Problem to work on
Among the lines listed below, count those that include the string "final", and state only the count.

(Source material)

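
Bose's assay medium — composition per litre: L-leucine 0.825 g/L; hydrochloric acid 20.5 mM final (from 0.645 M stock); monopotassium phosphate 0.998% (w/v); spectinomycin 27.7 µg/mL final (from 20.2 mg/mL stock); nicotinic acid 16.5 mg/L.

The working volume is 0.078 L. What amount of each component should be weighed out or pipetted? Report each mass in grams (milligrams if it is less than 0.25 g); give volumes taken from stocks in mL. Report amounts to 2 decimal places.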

(End Source material)
(Source material)

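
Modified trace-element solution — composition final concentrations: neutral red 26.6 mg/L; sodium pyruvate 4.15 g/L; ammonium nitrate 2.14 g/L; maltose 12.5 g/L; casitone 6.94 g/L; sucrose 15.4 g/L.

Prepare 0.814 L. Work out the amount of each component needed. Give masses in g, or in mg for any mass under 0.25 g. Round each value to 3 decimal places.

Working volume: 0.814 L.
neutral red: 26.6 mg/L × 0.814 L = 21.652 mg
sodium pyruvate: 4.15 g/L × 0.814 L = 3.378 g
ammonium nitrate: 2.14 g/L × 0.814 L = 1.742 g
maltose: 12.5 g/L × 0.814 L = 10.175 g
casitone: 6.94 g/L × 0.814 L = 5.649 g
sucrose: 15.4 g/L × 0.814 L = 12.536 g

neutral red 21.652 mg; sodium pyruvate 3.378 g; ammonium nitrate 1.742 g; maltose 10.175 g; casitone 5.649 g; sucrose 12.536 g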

(End Source material)

Your response
2